EXERCISE BRIEF: Everything in the listing should be restated word for word.

══════

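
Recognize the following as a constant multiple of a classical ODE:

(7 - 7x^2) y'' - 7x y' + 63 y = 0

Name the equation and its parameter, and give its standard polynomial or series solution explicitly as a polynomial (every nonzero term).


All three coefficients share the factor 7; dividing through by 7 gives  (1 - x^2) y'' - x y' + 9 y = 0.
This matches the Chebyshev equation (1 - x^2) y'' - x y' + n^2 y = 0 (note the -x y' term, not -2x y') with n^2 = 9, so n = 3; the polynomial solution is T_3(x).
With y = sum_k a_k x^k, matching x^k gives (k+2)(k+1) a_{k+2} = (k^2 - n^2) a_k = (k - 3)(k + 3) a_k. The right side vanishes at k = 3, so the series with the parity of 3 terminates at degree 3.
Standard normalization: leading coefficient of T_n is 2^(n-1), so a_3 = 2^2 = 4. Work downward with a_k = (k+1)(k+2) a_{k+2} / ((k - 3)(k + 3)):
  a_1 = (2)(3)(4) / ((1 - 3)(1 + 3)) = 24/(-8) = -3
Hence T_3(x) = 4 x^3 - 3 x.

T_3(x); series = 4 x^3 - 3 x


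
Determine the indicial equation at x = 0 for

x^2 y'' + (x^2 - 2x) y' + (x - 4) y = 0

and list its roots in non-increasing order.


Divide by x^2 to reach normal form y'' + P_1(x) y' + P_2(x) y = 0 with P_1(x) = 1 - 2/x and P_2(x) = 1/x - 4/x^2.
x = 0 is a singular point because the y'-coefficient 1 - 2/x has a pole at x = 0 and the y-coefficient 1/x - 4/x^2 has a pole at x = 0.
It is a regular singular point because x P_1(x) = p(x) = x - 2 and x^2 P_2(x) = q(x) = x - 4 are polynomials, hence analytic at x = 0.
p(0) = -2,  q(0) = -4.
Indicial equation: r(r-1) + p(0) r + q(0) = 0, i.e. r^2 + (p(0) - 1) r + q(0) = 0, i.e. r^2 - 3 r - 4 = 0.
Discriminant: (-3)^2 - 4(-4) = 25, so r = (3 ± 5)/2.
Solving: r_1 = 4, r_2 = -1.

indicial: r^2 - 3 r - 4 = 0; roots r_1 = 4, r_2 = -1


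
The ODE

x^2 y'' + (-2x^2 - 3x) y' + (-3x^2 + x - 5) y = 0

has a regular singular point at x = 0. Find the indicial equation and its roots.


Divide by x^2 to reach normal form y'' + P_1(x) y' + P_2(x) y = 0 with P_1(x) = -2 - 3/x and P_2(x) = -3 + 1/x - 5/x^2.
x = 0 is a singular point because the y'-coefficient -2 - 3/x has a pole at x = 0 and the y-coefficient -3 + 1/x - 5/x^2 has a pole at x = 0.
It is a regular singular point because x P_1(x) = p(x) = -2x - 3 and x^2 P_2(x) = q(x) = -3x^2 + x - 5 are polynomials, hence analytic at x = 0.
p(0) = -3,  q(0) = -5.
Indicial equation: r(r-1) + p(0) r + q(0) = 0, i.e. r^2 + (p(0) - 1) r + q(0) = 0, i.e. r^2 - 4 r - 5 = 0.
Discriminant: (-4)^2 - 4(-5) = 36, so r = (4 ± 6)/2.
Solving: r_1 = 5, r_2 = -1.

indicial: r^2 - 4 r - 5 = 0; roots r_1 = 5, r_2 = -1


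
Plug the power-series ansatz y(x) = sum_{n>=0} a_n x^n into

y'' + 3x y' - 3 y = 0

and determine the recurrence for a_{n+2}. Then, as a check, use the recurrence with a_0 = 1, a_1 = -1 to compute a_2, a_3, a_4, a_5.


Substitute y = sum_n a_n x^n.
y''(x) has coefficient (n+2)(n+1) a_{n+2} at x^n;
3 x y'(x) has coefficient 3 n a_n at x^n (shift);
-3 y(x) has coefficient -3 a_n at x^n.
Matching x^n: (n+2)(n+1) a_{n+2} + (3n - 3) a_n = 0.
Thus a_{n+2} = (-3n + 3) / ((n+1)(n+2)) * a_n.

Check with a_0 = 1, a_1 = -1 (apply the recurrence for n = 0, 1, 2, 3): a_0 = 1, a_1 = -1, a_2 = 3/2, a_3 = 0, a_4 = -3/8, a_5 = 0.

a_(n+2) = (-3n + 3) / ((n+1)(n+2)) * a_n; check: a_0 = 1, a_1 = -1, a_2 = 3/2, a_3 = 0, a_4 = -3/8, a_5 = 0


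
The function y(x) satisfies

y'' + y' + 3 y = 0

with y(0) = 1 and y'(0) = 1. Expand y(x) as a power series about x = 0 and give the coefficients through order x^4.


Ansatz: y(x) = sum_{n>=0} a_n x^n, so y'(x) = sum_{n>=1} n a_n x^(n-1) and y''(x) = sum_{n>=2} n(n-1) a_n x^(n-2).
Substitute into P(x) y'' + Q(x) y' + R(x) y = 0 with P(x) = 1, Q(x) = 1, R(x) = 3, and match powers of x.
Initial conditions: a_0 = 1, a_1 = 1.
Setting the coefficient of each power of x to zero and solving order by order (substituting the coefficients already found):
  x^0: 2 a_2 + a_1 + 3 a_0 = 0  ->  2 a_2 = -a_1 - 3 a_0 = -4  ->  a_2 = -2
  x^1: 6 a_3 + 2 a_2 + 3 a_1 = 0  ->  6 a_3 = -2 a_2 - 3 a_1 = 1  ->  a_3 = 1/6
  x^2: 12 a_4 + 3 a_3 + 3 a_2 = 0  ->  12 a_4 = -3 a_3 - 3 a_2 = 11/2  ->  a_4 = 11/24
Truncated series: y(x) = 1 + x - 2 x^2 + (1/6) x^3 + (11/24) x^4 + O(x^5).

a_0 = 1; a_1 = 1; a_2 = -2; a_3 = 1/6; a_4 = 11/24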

══════

SOLVED PROBLEM:
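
Recognize the following as a constant multiple of a classical ODE:

(7 - 7x^2) y'' - 7x y' + 63 y = 0

Name the equation and its parameter, and give its standard polynomial or series solution explicitly as a polynomial (every nonzero term).


All three coefficients share the factor 7; dividing through by 7 gives  (1 - x^2) y'' - x y' + 9 y = 0.
This matches the Chebyshev equation (1 - x^2) y'' - x y' + n^2 y = 0 (note the -x y' term, not -2x y') with n^2 = 9, so n = 3; the polynomial solution is T_3(x).
With y = sum_k a_k x^k, matching x^k gives (k+2)(k+1) a_{k+2} = (k^2 - n^2) a_k = (k - 3)(k + 3) a_k. The right side vanishes at k = 3, so the series with the parity of 3 terminates at degree 3.
Standard normalization: leading coefficient of T_n is 2^(n-1), so a_3 = 2^2 = 4. Work downward with a_k = (k+1)(k+2) a_{k+2} / ((k - 3)(k + 3)):
  a_1 = (2)(3)(4) / ((1 - 3)(1 + 3)) = 24/(-8) = -3
Hence T_3(x) = 4 x^3 - 3 x.

T_3(x); series = 4 x^3 - 3 x


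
Determine the indicial equation at x = 0 for

x^2 y'' + (x^2 - 2x) y' + (x - 4) y = 0

and list its roots in non-increasing order.


Divide by x^2 to reach normal form y'' + P_1(x) y' + P_2(x) y = 0 with P_1(x) = 1 - 2/x and P_2(x) = 1/x - 4/x^2.
x = 0 is a singular point because the y'-coefficient 1 - 2/x has a pole at x = 0 and the y-coefficient 1/x - 4/x^2 has a pole at x = 0.
It is a regular singular point because x P_1(x) = p(x) = x - 2 and x^2 P_2(x) = q(x) = x - 4 are polynomials, hence analytic at x = 0.
p(0) = -2,  q(0) = -4.
Indicial equation: r(r-1) + p(0) r + q(0) = 0, i.e. r^2 + (p(0) - 1) r + q(0) = 0, i.e. r^2 - 3 r - 4 = 0.
Discriminant: (-3)^2 - 4(-4) = 25, so r = (3 ± 5)/2.
Solving: r_1 = 4, r_2 = -1.

indicial: r^2 - 3 r - 4 = 0; roots r_1 = 4, r_2 = -1


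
The ODE

x^2 y'' + (-2x^2 - 3x) y' + (-3x^2 + x - 5) y = 0

has a regular singular point at x = 0. Find the indicial equation and its roots.


Divide by x^2 to reach normal form y'' + P_1(x) y' + P_2(x) y = 0 with P_1(x) = -2 - 3/x and P_2(x) = -3 + 1/x - 5/x^2.
x = 0 is a singular point because the y'-coefficient -2 - 3/x has a pole at x = 0 and the y-coefficient -3 + 1/x - 5/x^2 has a pole at x = 0.
It is a regular singular point because x P_1(x) = p(x) = -2x - 3 and x^2 P_2(x) = q(x) = -3x^2 + x - 5 are polynomials, hence analytic at x = 0.
p(0) = -3,  q(0) = -5.
Indicial equation: r(r-1) + p(0) r + q(0) = 0, i.e. r^2 + (p(0) - 1) r + q(0) = 0, i.e. r^2 - 4 r - 5 = 0.
Discriminant: (-4)^2 - 4(-5) = 36, so r = (4 ± 6)/2.
Solving: r_1 = 5, r_2 = -1.

indicial: r^2 - 4 r - 5 = 0; roots r_1 = 5, r_2 = -1


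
Plug the power-series ansatz y(x) = sum_{n>=0} a_n x^n into

y'' + 3x y' - 3 y = 0

and determine the recurrence for a_{n+2}. Then, as a check, use the recurrence with a_0 = 1, a_1 = -1 to compute a_2, a_3, a_4, a_5.


Substitute y = sum_n a_n x^n.
y''(x) has coefficient (n+2)(n+1) a_{n+2} at x^n;
3 x y'(x) has coefficient 3 n a_n at x^n (shift);
-3 y(x) has coefficient -3 a_n at x^n.
Matching x^n: (n+2)(n+1) a_{n+2} + (3n - 3) a_n = 0.
Thus a_{n+2} = (-3n + 3) / ((n+1)(n+2)) * a_n.

Check with a_0 = 1, a_1 = -1 (apply the recurrence for n = 0, 1, 2, 3): a_0 = 1, a_1 = -1, a_2 = 3/2, a_3 = 0, a_4 = -3/8, a_5 = 0.

a_(n+2) = (-3n + 3) / ((n+1)(n+2)) * a_n; check: a_0 = 1, a_1 = -1, a_2 = 3/2, a_3 = 0, a_4 = -3/8, a_5 = 0


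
The function y(x) satisfies

y'' + y' + 3 y = 0

with y(0) = 1 and y'(0) = 1. Expand y(x) as a power series about x = 0 and give the coefficients through order x^4.


Ansatz: y(x) = sum_{n>=0} a_n x^n, so y'(x) = sum_{n>=1} n a_n x^(n-1) and y''(x) = sum_{n>=2} n(n-1) a_n x^(n-2).
Substitute into P(x) y'' + Q(x) y' + R(x) y = 0 with P(x) = 1, Q(x) = 1, R(x) = 3, and match powers of x.
Initial conditions: a_0 = 1, a_1 = 1.
Setting the coefficient of each power of x to zero and solving order by order (substituting the coefficients already found):
  x^0: 2 a_2 + a_1 + 3 a_0 = 0  ->  2 a_2 = -a_1 - 3 a_0 = -4  ->  a_2 = -2
  x^1: 6 a_3 + 2 a_2 + 3 a_1 = 0  ->  6 a_3 = -2 a_2 - 3 a_1 = 1  ->  a_3 = 1/6
  x^2: 12 a_4 + 3 a_3 + 3 a_2 = 0  ->  12 a_4 = -3 a_3 - 3 a_2 = 11/2  ->  a_4 = 11/24
Truncated series: y(x) = 1 + x - 2 x^2 + (1/6) x^3 + (11/24) x^4 + O(x^5).

a_0 = 1; a_1 = 1; a_2 = -2; a_3 = 1/6; a_4 = 11/24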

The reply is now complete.